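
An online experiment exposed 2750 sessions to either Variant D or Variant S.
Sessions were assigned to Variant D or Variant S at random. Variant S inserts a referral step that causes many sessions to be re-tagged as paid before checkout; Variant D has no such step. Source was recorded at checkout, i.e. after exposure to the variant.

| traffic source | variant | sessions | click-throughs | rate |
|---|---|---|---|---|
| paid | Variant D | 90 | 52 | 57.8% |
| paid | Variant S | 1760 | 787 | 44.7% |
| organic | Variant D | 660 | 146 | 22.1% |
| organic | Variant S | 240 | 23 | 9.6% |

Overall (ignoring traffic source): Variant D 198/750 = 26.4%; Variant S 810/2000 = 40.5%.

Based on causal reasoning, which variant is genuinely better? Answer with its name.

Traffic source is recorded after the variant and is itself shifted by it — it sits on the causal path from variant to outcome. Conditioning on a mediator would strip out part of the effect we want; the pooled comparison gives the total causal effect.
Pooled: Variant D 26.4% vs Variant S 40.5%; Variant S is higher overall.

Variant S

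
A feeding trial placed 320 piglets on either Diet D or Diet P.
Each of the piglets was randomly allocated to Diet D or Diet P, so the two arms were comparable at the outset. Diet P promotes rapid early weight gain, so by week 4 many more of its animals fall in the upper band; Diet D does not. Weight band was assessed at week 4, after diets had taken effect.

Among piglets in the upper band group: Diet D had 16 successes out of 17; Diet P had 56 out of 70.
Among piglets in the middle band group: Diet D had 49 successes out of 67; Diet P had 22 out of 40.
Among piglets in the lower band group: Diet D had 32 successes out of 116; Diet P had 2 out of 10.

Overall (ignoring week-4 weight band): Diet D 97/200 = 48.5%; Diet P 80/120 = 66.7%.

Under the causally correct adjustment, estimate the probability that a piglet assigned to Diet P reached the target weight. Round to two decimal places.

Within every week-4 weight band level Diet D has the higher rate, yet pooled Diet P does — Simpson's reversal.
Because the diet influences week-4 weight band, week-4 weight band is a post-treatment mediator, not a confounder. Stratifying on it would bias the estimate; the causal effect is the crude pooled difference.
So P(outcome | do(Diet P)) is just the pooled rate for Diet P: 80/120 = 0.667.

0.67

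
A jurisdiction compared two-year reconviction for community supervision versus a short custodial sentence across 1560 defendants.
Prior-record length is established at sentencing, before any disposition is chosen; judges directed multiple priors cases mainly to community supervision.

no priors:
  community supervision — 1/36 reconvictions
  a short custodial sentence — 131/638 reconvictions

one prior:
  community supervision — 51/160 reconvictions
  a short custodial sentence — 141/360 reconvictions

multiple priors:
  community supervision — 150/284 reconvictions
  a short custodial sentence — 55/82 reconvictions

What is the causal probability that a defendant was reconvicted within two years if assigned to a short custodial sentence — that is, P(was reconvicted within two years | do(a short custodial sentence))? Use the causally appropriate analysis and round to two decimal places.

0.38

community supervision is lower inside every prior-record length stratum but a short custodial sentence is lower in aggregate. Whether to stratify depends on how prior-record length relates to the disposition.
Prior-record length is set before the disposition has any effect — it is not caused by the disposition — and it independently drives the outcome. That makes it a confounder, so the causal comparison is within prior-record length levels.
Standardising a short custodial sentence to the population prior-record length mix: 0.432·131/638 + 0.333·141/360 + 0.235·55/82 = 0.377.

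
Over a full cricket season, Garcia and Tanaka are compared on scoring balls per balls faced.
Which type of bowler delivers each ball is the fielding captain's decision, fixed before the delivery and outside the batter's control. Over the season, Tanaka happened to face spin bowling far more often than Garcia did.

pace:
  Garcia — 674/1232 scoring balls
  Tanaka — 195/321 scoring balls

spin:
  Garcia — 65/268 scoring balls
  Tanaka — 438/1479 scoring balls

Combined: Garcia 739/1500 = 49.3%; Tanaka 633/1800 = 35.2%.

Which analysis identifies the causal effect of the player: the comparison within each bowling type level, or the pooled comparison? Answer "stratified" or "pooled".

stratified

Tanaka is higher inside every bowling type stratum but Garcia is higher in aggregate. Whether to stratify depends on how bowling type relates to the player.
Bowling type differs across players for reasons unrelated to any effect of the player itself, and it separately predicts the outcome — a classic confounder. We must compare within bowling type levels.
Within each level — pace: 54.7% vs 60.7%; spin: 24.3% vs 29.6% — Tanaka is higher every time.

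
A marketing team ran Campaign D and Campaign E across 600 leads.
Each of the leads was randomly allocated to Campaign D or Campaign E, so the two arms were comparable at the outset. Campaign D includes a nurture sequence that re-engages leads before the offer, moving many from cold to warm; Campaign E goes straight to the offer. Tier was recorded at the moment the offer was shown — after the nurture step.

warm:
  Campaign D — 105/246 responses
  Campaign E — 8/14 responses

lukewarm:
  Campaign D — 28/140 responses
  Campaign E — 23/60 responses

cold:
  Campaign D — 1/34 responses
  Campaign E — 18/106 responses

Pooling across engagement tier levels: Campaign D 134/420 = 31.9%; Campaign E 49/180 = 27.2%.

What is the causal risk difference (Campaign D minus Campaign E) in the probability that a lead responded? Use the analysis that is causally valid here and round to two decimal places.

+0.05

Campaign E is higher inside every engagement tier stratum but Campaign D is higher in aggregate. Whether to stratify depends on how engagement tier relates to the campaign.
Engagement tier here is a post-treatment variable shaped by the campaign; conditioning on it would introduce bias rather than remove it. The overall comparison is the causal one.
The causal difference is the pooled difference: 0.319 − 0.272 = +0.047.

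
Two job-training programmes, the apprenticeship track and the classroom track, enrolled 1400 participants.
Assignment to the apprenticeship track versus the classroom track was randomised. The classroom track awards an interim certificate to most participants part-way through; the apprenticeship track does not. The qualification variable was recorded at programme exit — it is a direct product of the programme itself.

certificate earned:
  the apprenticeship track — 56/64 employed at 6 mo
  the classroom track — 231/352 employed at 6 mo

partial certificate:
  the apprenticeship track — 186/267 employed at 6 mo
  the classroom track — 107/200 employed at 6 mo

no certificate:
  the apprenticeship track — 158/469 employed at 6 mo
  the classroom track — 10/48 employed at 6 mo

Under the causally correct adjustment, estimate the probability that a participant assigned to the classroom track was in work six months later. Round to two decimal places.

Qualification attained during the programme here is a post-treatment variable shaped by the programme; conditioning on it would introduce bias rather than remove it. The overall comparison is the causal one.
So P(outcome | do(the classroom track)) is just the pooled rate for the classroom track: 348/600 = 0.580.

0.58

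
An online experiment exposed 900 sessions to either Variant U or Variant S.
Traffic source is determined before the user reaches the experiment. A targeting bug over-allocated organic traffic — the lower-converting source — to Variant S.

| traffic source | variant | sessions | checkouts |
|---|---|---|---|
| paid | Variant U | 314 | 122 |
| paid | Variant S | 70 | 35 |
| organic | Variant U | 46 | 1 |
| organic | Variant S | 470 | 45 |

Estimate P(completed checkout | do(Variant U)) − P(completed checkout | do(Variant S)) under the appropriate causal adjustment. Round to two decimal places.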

__Goal of the exercise__
Write out the whole listing again, keeping every character as it is.

__Reply__
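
An online experiment exposed 2750 sessions to either Variant D or Variant S.
Sessions were assigned to Variant D or Variant S at random. Variant S inserts a referral step that causes many sessions to be re-tagged as paid before checkout; Variant D has no such step. Source was recorded at checkout, i.e. after exposure to the variant.

| traffic source | variant | sessions | click-throughs | rate |
|---|---|---|---|---|
| paid | Variant D | 90 | 52 | 57.8% |
| paid | Variant S | 1760 | 787 | 44.7% |
| organic | Variant D | 660 | 146 | 22.1% |
| organic | Variant S | 240 | 23 | 9.6% |

Overall (ignoring traffic source): Variant D 198/750 = 26.4%; Variant S 810/2000 = 40.5%.

Based on causal reasoning, which variant is genuinely better? Answer with its name.

Traffic source is recorded after the variant and is itself shifted by it — it sits on the causal path from variant to outcome. Conditioning on a mediator would strip out part of the effect we want; the pooled comparison gives the total causal effect.
Pooled: Variant D 26.4% vs Variant S 40.5%; Variant S is higher overall.

Variant S

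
A feeding trial placed 320 piglets on either Diet D or Diet P.
Each of the piglets was randomly allocated to Diet D or Diet P, so the two arms were comparable at the outset. Diet P promotes rapid early weight gain, so by week 4 many more of its animals fall in the upper band; Diet D does not. Weight band was assessed at week 4, after diets had taken effect.

Among piglets in the upper band group: Diet D had 16 successes out of 17; Diet P had 56 out of 70.
Among piglets in the middle band group: Diet D had 49 successes out of 67; Diet P had 22 out of 40.
Among piglets in the lower band group: Diet D had 32 successes out of 116; Diet P had 2 out of 10.

Overall (ignoring week-4 weight band): Diet D 97/200 = 48.5%; Diet P 80/120 = 66.7%.

Under the causally correct adjustment, estimate the probability that a piglet assigned to Diet P reached the target weight. Round to two decimal places.

Within every week-4 weight band level Diet D has the higher rate, yet pooled Diet P does — Simpson's reversal.
Because the diet influences week-4 weight band, week-4 weight band is a post-treatment mediator, not a confounder. Stratifying on it would bias the estimate; the causal effect is the crude pooled difference.
So P(outcome | do(Diet P)) is just the pooled rate for Diet P: 80/120 = 0.667.

0.67

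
A jurisdiction compared two-year reconviction for community supervision versus a short custodial sentence across 1560 defendants.
Prior-record length is established at sentencing, before any disposition is chosen; judges directed multiple priors cases mainly to community supervision.

no priors:
  community supervision — 1/36 reconvictions
  a short custodial sentence — 131/638 reconvictions

one prior:
  community supervision — 51/160 reconvictions
  a short custodial sentence — 141/360 reconvictions

multiple priors:
  community supervision — 150/284 reconvictions
  a short custodial sentence — 55/82 reconvictions

What is the causal probability that a defendant was reconvicted within two years if assigned to a short custodial sentence — that is, P(was reconvicted within two years | do(a short custodial sentence))? Use the causally appropriate analysis and round to two decimal places.

0.38

community supervision is lower inside every prior-record length stratum but a short custodial sentence is lower in aggregate. Whether to stratify depends on how prior-record length relates to the disposition.
Prior-record length is set before the disposition has any effect — it is not caused by the disposition — and it independently drives the outcome. That makes it a confounder, so the causal comparison is within prior-record length levels.
Standardising a short custodial sentence to the population prior-record length mix: 0.432·131/638 + 0.333·141/360 + 0.235·55/82 = 0.377.

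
Over a full cricket season, Garcia and Tanaka are compared on scoring balls per balls faced.
Which type of bowler delivers each ball is the fielding captain's decision, fixed before the delivery and outside the batter's control. Over the season, Tanaka happened to face spin bowling far more often than Garcia did.

pace:
  Garcia — 674/1232 scoring balls
  Tanaka — 195/321 scoring balls

spin:
  Garcia — 65/268 scoring balls
  Tanaka — 438/1479 scoring balls

Combined: Garcia 739/1500 = 49.3%; Tanaka 633/1800 = 35.2%.

Which analysis identifies the causal effect of the player: the comparison within each bowling type level, or the pooled comparison? Answer "stratified" or "pooled".

stratified

Tanaka is higher inside every bowling type stratum but Garcia is higher in aggregate. Whether to stratify depends on how bowling type relates to the player.
Bowling type differs across players for reasons unrelated to any effect of the player itself, and it separately predicts the outcome — a classic confounder. We must compare within bowling type levels.
Within each level — pace: 54.7% vs 60.7%; spin: 24.3% vs 29.6% — Tanaka is higher every time.

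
A marketing team ran Campaign D and Campaign E across 600 leads.
Each of the leads was randomly allocated to Campaign D or Campaign E, so the two arms were comparable at the outset. Campaign D includes a nurture sequence that re-engages leads before the offer, moving many from cold to warm; Campaign E goes straight to the offer. Tier was recorded at the moment the offer was shown — after the nurture step.

warm:
  Campaign D — 105/246 responses
  Campaign E — 8/14 responses

lukewarm:
  Campaign D — 28/140 responses
  Campaign E — 23/60 responses

cold:
  Campaign D — 1/34 responses
  Campaign E — 18/106 responses

Pooling across engagement tier levels: Campaign D 134/420 = 31.9%; Campaign E 49/180 = 27.2%.

What is the causal risk difference (Campaign D minus Campaign E) in the probability that a lead responded? Use the analysis that is causally valid here and round to two decimal places.

+0.05

Campaign E is higher inside every engagement tier stratum but Campaign D is higher in aggregate. Whether to stratify depends on how engagement tier relates to the campaign.
Engagement tier here is a post-treatment variable shaped by the campaign; conditioning on it would introduce bias rather than remove it. The overall comparison is the causal one.
The causal difference is the pooled difference: 0.319 − 0.272 = +0.047.

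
Two job-training programmes, the apprenticeship track and the classroom track, enrolled 1400 participants.
Assignment to the apprenticeship track versus the classroom track was randomised. The classroom track awards an interim certificate to most participants part-way through; the apprenticeship track does not. The qualification variable was recorded at programme exit — it is a direct product of the programme itself.

certificate earned:
  the apprenticeship track — 56/64 employed at 6 mo
  the classroom track — 231/352 employed at 6 mo

partial certificate:
  the apprenticeship track — 186/267 employed at 6 mo
  the classroom track — 107/200 employed at 6 mo

no certificate:
  the apprenticeship track — 158/469 employed at 6 mo
  the classroom track — 10/48 employed at 6 mo

Under the causally correct adjustment, estimate the probability that a participant assigned to the classroom track was in work six months later. Round to two decimal places.

Qualification attained during the programme here is a post-treatment variable shaped by the programme; conditioning on it would introduce bias rather than remove it. The overall comparison is the causal one.
So P(outcome | do(the classroom track)) is just the pooled rate for the classroom track: 348/600 = 0.580.

0.58

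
An online experiment exposed 900 sessions to either Variant U or Variant S.
Traffic source is determined before the user reaches the experiment. A targeting bug over-allocated organic traffic — the lower-converting source — to Variant S.

| traffic source | variant | sessions | checkouts |
|---|---|---|---|
| paid | Variant U | 314 | 122 |
| paid | Variant S | 70 | 35 |
| organic | Variant U | 46 | 1 |
| organic | Variant S | 470 | 45 |

Estimate P(completed checkout | do(Variant U)) − P(completed checkout | do(Variant S)) under the appropriate causal adjustment. Round to two decimal places.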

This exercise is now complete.